▶ _EXERCISE GOAL_: Pull every line of the entries that has the word "more".

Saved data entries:
_____

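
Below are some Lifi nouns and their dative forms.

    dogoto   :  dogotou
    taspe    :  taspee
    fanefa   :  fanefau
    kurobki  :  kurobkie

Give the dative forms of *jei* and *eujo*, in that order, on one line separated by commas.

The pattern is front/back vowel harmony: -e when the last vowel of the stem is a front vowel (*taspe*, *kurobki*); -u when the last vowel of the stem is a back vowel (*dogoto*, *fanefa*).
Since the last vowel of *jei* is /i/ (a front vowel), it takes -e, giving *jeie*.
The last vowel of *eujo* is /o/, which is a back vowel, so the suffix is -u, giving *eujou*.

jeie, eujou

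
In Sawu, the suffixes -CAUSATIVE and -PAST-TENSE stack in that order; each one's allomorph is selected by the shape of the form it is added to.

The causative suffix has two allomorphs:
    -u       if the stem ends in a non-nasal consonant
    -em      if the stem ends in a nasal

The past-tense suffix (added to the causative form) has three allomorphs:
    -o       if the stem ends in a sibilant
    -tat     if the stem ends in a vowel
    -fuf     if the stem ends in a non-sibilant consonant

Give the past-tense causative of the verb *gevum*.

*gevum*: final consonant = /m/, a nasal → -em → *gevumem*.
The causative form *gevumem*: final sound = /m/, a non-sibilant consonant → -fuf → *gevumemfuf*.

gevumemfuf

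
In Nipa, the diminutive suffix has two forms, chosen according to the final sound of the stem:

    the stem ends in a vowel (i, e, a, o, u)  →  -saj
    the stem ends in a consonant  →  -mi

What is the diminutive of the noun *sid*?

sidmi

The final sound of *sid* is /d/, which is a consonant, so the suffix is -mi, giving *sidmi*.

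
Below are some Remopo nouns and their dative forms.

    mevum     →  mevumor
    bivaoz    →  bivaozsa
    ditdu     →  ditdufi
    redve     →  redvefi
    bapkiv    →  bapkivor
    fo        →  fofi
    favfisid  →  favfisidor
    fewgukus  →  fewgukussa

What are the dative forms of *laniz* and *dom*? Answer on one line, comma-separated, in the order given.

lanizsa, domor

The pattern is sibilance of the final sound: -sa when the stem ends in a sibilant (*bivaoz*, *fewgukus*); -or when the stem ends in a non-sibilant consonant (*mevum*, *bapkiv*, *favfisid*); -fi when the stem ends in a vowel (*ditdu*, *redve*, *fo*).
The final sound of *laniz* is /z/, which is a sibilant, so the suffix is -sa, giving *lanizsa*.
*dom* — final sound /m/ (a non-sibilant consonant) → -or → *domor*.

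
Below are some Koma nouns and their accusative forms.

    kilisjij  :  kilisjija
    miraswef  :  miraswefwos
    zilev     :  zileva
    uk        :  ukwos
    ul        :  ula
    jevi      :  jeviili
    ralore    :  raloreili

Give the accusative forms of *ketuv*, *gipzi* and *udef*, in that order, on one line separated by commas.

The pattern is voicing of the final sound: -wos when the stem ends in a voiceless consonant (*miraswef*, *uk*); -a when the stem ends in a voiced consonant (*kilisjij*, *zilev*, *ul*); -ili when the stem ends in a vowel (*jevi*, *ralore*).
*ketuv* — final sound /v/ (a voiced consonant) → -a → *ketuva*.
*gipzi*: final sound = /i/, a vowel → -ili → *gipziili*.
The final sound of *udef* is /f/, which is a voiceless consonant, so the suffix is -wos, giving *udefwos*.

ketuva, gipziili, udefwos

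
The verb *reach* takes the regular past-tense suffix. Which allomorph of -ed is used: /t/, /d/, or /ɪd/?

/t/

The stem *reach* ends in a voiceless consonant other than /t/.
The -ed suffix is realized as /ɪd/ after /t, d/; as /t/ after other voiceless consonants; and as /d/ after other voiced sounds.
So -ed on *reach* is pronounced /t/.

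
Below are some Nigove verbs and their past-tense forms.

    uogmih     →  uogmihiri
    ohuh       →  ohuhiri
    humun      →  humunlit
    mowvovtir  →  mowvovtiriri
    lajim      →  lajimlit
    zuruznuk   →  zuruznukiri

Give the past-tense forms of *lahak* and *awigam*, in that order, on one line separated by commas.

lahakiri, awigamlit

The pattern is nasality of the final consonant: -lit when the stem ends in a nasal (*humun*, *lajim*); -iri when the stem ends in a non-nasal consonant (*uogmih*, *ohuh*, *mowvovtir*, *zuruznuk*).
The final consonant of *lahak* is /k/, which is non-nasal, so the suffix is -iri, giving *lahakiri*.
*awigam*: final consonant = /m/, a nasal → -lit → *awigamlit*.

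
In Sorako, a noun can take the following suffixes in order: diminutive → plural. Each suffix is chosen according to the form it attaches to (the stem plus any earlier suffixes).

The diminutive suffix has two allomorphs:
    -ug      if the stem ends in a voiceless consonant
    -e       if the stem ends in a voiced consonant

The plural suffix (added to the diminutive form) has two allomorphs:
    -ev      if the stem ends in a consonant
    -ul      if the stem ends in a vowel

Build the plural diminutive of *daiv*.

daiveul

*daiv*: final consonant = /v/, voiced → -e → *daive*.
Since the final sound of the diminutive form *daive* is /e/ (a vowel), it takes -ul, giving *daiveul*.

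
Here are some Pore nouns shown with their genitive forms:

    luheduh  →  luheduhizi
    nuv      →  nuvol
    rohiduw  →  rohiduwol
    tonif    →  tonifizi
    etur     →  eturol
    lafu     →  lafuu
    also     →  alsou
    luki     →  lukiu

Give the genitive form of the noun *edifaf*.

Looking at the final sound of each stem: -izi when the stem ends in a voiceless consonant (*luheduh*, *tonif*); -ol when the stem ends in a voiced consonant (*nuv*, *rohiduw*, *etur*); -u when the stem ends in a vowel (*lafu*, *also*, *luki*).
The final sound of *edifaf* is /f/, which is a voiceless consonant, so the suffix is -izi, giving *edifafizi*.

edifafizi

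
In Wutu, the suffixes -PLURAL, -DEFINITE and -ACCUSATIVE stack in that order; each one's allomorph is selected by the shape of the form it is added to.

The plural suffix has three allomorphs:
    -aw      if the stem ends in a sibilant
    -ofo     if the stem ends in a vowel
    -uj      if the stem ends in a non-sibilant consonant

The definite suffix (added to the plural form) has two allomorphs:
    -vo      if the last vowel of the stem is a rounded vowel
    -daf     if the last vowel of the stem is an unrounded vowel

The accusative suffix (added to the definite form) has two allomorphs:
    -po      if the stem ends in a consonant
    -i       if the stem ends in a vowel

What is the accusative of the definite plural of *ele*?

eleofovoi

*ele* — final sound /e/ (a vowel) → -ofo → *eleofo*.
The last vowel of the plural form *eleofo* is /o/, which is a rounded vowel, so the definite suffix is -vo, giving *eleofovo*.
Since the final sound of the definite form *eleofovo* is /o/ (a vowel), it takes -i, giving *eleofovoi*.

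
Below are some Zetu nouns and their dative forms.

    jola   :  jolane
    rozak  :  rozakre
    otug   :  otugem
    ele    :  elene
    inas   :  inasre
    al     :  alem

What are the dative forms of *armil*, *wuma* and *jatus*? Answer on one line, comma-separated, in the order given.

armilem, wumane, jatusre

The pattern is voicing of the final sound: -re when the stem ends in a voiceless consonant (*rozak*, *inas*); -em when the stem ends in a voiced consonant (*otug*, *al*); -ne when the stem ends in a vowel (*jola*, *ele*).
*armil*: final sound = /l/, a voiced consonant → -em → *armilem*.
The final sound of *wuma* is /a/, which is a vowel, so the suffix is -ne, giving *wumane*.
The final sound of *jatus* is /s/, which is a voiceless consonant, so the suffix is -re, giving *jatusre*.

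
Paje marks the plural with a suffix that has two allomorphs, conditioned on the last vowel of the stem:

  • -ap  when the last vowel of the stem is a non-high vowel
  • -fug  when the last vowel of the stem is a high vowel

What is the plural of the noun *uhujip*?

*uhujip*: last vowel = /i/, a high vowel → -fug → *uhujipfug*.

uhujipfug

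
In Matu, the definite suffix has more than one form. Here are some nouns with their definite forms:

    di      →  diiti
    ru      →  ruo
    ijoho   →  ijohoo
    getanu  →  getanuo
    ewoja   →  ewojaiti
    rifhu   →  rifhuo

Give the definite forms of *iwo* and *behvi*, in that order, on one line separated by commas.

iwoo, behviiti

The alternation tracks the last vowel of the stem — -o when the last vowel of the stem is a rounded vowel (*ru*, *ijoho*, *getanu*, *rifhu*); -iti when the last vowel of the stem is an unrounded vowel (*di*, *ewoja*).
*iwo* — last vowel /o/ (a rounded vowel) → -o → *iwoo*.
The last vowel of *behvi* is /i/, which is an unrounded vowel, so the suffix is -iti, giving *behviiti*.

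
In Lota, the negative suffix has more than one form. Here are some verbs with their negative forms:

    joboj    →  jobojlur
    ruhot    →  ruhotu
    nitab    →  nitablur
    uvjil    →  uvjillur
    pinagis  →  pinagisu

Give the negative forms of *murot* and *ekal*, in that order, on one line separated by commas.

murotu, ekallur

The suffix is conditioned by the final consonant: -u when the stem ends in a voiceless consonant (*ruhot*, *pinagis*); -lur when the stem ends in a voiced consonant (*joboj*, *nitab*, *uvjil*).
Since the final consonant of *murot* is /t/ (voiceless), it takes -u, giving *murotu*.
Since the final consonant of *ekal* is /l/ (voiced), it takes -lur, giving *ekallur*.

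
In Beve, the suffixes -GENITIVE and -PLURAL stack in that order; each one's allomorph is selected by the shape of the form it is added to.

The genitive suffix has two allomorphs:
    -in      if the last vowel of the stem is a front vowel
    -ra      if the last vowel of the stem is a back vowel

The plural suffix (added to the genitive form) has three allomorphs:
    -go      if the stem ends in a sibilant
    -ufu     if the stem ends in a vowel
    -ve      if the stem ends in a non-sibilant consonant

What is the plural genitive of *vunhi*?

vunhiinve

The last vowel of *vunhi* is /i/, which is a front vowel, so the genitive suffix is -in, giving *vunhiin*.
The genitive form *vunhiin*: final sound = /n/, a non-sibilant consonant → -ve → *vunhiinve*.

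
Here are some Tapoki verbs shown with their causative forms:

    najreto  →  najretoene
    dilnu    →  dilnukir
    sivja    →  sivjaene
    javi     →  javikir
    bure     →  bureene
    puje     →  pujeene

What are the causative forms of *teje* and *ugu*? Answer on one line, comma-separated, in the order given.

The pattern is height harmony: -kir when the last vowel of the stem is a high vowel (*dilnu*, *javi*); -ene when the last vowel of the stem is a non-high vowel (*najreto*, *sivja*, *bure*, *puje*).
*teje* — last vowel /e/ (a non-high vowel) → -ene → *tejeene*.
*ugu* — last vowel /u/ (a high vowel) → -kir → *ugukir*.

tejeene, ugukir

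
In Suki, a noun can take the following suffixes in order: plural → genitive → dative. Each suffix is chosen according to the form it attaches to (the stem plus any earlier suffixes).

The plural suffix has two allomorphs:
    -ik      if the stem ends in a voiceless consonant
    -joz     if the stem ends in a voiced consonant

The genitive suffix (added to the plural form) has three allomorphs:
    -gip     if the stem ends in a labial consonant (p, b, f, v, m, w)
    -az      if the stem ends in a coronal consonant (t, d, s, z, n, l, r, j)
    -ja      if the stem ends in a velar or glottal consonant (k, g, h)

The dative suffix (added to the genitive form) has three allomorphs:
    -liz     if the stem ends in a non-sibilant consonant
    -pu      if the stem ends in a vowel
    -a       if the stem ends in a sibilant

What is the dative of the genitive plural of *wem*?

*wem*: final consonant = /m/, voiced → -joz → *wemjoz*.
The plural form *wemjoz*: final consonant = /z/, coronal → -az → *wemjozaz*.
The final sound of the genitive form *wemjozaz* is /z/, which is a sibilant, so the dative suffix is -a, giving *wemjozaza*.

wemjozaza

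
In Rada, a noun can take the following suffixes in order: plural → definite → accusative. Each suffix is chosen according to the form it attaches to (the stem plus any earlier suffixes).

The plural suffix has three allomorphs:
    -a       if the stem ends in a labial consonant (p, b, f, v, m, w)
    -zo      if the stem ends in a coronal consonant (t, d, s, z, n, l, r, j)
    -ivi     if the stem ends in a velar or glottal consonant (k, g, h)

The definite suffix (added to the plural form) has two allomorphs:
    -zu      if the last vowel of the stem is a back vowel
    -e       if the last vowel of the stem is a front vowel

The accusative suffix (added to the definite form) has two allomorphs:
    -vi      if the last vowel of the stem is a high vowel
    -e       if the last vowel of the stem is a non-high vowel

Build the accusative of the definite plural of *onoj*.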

_____

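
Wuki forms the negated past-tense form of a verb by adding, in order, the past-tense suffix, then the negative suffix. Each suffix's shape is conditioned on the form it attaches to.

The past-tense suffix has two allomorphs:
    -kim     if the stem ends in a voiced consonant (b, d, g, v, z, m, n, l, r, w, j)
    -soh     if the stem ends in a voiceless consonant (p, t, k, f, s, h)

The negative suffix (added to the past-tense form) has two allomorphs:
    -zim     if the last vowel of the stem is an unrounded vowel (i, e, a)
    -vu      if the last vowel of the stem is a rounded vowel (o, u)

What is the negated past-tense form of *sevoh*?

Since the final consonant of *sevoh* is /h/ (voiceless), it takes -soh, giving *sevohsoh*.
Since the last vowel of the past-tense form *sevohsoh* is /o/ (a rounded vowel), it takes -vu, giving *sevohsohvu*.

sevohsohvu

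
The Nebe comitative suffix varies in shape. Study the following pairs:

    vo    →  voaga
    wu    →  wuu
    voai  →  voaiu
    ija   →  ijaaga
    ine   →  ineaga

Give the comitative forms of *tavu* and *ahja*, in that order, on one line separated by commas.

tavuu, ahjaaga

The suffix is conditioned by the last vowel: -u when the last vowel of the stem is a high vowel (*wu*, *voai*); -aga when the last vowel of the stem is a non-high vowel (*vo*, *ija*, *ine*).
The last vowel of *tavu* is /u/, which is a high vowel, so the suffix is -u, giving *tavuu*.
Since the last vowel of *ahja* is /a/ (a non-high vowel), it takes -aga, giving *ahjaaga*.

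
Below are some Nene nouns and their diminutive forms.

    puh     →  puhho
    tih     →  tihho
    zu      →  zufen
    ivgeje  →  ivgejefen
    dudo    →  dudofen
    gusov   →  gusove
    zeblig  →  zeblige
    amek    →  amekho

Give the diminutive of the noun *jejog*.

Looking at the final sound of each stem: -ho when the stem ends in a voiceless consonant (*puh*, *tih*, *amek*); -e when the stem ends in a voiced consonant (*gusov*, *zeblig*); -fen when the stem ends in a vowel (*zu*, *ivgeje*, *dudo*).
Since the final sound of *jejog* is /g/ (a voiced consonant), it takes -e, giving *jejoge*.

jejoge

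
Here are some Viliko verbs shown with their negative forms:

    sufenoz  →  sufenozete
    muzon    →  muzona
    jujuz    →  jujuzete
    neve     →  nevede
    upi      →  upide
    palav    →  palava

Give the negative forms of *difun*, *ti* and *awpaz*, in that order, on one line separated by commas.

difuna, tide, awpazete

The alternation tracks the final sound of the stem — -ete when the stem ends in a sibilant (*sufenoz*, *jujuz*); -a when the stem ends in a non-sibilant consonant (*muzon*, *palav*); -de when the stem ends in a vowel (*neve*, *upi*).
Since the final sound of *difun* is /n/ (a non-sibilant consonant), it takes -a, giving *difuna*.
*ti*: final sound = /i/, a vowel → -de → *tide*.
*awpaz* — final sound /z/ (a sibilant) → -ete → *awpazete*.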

_____

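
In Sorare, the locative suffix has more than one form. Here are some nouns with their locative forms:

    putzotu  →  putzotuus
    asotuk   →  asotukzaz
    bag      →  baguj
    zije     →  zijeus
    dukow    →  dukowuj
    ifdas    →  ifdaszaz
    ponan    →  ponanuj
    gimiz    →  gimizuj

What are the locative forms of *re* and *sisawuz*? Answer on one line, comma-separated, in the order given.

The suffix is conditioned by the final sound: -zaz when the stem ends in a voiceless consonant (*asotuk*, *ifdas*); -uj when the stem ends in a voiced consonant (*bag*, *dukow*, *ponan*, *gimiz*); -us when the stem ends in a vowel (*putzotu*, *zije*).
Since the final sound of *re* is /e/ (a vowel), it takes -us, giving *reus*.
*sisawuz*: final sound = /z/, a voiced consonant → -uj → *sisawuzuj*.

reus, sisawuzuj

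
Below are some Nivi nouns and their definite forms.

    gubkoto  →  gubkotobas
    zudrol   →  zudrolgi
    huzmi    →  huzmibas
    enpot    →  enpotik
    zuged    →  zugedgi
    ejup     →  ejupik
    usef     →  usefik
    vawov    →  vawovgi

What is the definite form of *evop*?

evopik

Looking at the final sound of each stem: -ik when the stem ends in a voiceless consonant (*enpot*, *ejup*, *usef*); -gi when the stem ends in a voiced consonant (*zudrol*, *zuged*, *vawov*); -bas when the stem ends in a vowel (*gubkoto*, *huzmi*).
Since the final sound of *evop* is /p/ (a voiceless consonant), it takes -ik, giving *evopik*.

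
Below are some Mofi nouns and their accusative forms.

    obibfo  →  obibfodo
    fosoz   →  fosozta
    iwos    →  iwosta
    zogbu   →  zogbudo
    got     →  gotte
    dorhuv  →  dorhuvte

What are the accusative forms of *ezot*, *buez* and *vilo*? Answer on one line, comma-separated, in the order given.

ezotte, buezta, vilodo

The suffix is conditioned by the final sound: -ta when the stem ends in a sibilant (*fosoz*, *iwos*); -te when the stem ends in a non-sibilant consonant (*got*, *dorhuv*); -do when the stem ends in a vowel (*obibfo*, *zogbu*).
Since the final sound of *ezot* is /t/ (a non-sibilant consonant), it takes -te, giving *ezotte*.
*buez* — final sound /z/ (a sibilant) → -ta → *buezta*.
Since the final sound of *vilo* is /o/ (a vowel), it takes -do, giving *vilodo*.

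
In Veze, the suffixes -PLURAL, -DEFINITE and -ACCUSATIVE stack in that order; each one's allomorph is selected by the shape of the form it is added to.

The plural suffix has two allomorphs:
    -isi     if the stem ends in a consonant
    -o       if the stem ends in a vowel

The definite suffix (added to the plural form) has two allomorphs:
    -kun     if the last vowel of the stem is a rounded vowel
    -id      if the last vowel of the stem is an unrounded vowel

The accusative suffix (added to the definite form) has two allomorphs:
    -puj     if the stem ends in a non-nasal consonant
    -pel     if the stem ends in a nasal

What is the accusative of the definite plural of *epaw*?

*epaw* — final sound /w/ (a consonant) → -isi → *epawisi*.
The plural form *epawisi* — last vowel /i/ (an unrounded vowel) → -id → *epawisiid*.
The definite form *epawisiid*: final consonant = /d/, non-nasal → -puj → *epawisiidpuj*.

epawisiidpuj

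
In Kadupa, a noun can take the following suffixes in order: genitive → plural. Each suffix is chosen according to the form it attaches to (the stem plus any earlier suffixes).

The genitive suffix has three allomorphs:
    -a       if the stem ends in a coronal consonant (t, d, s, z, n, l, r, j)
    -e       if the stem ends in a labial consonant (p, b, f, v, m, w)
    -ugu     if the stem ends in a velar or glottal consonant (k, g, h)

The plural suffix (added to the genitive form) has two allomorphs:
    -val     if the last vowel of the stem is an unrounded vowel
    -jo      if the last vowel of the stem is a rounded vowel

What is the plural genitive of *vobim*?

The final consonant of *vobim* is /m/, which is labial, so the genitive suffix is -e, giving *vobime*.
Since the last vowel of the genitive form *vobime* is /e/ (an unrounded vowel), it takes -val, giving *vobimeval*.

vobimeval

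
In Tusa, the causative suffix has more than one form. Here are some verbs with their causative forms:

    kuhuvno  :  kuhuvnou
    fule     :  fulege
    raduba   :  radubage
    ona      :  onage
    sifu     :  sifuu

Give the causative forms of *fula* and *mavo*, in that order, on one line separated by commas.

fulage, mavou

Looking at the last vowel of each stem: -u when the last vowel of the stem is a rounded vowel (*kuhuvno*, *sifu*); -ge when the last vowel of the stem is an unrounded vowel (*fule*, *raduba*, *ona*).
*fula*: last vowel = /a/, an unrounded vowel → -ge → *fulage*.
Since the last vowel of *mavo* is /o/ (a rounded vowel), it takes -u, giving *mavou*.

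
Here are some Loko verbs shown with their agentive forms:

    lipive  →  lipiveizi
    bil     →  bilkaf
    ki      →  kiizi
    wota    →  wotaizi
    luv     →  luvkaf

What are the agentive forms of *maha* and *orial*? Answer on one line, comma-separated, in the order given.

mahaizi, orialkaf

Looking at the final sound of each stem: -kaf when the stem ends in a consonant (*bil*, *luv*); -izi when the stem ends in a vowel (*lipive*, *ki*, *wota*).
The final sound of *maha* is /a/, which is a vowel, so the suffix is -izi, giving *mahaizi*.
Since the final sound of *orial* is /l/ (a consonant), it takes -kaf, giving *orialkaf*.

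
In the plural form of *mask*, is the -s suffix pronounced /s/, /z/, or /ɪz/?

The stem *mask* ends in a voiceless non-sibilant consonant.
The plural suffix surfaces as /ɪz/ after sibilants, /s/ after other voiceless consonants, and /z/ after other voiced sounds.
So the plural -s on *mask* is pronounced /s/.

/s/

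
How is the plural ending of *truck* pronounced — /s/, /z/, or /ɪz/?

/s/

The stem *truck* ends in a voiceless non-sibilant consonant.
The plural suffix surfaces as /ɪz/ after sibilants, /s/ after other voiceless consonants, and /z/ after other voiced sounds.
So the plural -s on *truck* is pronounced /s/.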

_____

▶ _RESULT OF THE EXERCISE_:
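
In Matu, the definite suffix has more than one form. Here are some nouns with their definite forms:
In Lota, the negative suffix has more than one form. Here are some verbs with their negative forms:
In Sorare, the locative suffix has more than one form. Here are some nouns with their locative forms:
In Tusa, the causative suffix has more than one form. Here are some verbs with their causative forms: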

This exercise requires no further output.